#### [Your task]
The entire listing below is to be transcribed without a single slip.

#### [Source data]
··········

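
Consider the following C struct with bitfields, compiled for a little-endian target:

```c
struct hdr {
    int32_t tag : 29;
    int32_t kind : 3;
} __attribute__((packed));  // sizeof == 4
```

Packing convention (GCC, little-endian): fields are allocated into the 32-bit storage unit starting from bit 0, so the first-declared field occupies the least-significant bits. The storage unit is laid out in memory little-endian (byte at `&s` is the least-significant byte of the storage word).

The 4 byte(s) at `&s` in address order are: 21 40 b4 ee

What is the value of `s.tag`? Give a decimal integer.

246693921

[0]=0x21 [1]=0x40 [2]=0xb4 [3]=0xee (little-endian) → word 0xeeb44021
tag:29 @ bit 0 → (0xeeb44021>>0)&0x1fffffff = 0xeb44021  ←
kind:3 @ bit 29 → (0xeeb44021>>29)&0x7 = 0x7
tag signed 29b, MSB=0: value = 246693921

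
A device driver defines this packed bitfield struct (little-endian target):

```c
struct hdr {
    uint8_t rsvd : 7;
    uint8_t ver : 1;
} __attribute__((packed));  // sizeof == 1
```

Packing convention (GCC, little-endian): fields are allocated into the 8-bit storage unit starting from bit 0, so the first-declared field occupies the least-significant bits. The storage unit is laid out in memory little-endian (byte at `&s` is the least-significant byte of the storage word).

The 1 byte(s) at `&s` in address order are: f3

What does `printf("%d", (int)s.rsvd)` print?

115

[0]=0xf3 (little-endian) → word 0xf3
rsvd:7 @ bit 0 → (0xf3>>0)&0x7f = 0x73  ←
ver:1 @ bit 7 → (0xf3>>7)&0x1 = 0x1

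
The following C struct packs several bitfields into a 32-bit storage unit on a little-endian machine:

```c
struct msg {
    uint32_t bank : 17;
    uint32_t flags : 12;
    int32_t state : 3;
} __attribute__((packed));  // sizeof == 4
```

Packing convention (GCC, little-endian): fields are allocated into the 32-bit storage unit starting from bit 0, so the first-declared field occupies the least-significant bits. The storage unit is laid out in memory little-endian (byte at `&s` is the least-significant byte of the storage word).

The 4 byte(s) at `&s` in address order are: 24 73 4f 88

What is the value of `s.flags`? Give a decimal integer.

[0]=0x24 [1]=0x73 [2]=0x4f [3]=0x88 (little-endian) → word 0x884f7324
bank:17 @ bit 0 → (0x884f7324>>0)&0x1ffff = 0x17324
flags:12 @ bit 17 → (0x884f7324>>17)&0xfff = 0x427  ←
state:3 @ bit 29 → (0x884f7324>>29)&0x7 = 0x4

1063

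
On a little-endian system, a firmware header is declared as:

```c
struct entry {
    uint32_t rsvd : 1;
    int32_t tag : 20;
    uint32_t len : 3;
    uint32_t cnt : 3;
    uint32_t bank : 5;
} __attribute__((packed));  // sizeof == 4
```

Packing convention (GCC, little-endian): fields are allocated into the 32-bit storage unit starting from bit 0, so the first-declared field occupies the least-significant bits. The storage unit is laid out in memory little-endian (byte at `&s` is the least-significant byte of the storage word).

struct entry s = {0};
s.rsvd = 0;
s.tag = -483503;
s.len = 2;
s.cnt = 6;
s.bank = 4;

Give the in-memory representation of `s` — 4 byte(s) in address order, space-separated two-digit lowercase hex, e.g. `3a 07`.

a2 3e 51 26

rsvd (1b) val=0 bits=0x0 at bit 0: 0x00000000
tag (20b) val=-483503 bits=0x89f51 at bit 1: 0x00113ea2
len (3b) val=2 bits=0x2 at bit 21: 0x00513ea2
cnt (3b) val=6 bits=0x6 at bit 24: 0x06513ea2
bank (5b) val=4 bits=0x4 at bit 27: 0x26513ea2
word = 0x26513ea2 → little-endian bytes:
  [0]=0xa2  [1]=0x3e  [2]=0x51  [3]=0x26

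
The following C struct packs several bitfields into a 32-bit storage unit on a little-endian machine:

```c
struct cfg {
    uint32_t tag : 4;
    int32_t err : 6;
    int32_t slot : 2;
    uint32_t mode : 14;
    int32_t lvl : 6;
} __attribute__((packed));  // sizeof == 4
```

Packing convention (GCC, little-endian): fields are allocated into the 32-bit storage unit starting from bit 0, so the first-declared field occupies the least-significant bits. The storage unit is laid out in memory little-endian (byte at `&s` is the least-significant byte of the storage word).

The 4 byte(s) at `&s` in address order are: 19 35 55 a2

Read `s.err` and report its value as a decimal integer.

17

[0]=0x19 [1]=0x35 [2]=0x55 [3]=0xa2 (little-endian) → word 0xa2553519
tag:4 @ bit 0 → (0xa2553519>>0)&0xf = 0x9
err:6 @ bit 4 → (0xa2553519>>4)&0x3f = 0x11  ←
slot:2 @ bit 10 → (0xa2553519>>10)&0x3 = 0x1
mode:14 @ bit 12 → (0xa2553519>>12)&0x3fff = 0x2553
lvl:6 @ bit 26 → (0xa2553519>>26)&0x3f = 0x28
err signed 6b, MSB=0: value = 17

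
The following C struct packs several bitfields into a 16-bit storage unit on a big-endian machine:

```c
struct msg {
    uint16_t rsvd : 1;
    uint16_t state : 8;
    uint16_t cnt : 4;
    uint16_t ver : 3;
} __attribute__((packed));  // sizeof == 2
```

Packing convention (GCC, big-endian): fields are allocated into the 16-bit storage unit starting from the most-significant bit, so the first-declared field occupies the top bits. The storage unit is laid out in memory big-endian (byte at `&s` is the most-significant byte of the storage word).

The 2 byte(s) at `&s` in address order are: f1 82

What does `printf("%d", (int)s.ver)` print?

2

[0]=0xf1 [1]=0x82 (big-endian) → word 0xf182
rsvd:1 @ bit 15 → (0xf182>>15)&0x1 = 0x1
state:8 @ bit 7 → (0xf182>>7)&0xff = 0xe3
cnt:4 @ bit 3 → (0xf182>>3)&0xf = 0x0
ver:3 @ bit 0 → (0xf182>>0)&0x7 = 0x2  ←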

··········

#### [Problem solution]
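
Consider the following C struct with bitfields, compiled for a little-endian target:

```c
struct hdr {
    int32_t tag : 29;
    int32_t kind : 3;
} __attribute__((packed));  // sizeof == 4
```

Packing convention (GCC, little-endian): fields are allocated into the 32-bit storage unit starting from bit 0, so the first-declared field occupies the least-significant bits. The storage unit is laid out in memory little-endian (byte at `&s` is the least-significant byte of the storage word).

The 4 byte(s) at `&s` in address order are: 21 40 b4 ee

What is the value of `s.tag`? Give a decimal integer.

246693921

[0]=0x21 [1]=0x40 [2]=0xb4 [3]=0xee (little-endian) → word 0xeeb44021
tag:29 @ bit 0 → (0xeeb44021>>0)&0x1fffffff = 0xeb44021  ←
kind:3 @ bit 29 → (0xeeb44021>>29)&0x7 = 0x7
tag signed 29b, MSB=0: value = 246693921

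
A device driver defines this packed bitfield struct (little-endian target):

```c
struct hdr {
    uint8_t rsvd : 7;
    uint8_t ver : 1;
} __attribute__((packed));  // sizeof == 1
```

Packing convention (GCC, little-endian): fields are allocated into the 8-bit storage unit starting from bit 0, so the first-declared field occupies the least-significant bits. The storage unit is laid out in memory little-endian (byte at `&s` is the least-significant byte of the storage word).

The 1 byte(s) at `&s` in address order are: f3

What does `printf("%d", (int)s.rsvd)` print?

115

[0]=0xf3 (little-endian) → word 0xf3
rsvd:7 @ bit 0 → (0xf3>>0)&0x7f = 0x73  ←
ver:1 @ bit 7 → (0xf3>>7)&0x1 = 0x1

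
The following C struct packs several bitfields into a 32-bit storage unit on a little-endian machine:

```c
struct msg {
    uint32_t bank : 17;
    uint32_t flags : 12;
    int32_t state : 3;
} __attribute__((packed));  // sizeof == 4
```

Packing convention (GCC, little-endian): fields are allocated into the 32-bit storage unit starting from bit 0, so the first-declared field occupies the least-significant bits. The storage unit is laid out in memory little-endian (byte at `&s` is the least-significant byte of the storage word).

The 4 byte(s) at `&s` in address order are: 24 73 4f 88

What is the value of `s.flags`? Give a decimal integer.

[0]=0x24 [1]=0x73 [2]=0x4f [3]=0x88 (little-endian) → word 0x884f7324
bank:17 @ bit 0 → (0x884f7324>>0)&0x1ffff = 0x17324
flags:12 @ bit 17 → (0x884f7324>>17)&0xfff = 0x427  ←
state:3 @ bit 29 → (0x884f7324>>29)&0x7 = 0x4

1063

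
On a little-endian system, a firmware header is declared as:

```c
struct entry {
    uint32_t rsvd : 1;
    int32_t tag : 20;
    uint32_t len : 3;
    uint32_t cnt : 3;
    uint32_t bank : 5;
} __attribute__((packed));  // sizeof == 4
```

Packing convention (GCC, little-endian): fields are allocated into the 32-bit storage unit starting from bit 0, so the first-declared field occupies the least-significant bits. The storage unit is laid out in memory little-endian (byte at `&s` is the least-significant byte of the storage word).

struct entry s = {0};
s.rsvd = 0;
s.tag = -483503;
s.len = 2;
s.cnt = 6;
s.bank = 4;

Give the in-memory representation of `s` — 4 byte(s) in address order, space-separated two-digit lowercase hex, e.g. `3a 07`.

a2 3e 51 26

rsvd (1b) val=0 bits=0x0 at bit 0: 0x00000000
tag (20b) val=-483503 bits=0x89f51 at bit 1: 0x00113ea2
len (3b) val=2 bits=0x2 at bit 21: 0x00513ea2
cnt (3b) val=6 bits=0x6 at bit 24: 0x06513ea2
bank (5b) val=4 bits=0x4 at bit 27: 0x26513ea2
word = 0x26513ea2 → little-endian bytes:
  [0]=0xa2  [1]=0x3e  [2]=0x51  [3]=0x26

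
The following C struct packs several bitfields into a 32-bit storage unit on a little-endian machine:

```c
struct cfg {
    uint32_t tag : 4;
    int32_t err : 6;
    int32_t slot : 2;
    uint32_t mode : 14;
    int32_t lvl : 6;
} __attribute__((packed));  // sizeof == 4
```

Packing convention (GCC, little-endian): fields are allocated into the 32-bit storage unit starting from bit 0, so the first-declared field occupies the least-significant bits. The storage unit is laid out in memory little-endian (byte at `&s` is the least-significant byte of the storage word).

The 4 byte(s) at `&s` in address order are: 19 35 55 a2

Read `s.err` and report its value as a decimal integer.

17

[0]=0x19 [1]=0x35 [2]=0x55 [3]=0xa2 (little-endian) → word 0xa2553519
tag:4 @ bit 0 → (0xa2553519>>0)&0xf = 0x9
err:6 @ bit 4 → (0xa2553519>>4)&0x3f = 0x11  ←
slot:2 @ bit 10 → (0xa2553519>>10)&0x3 = 0x1
mode:14 @ bit 12 → (0xa2553519>>12)&0x3fff = 0x2553
lvl:6 @ bit 26 → (0xa2553519>>26)&0x3f = 0x28
err signed 6b, MSB=0: value = 17

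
The following C struct packs several bitfields into a 16-bit storage unit on a big-endian machine:

```c
struct msg {
    uint16_t rsvd : 1;
    uint16_t state : 8;
    uint16_t cnt : 4;
    uint16_t ver : 3;
} __attribute__((packed));  // sizeof == 2
```

Packing convention (GCC, big-endian): fields are allocated into the 16-bit storage unit starting from the most-significant bit, so the first-declared field occupies the top bits. The storage unit is laid out in memory big-endian (byte at `&s` is the most-significant byte of the storage word).

The 2 byte(s) at `&s` in address order are: f1 82

What does `printf("%d", (int)s.ver)` print?

2

[0]=0xf1 [1]=0x82 (big-endian) → word 0xf182
rsvd:1 @ bit 15 → (0xf182>>15)&0x1 = 0x1
state:8 @ bit 7 → (0xf182>>7)&0xff = 0xe3
cnt:4 @ bit 3 → (0xf182>>3)&0xf = 0x0
ver:3 @ bit 0 → (0xf182>>0)&0x7 = 0x2  ←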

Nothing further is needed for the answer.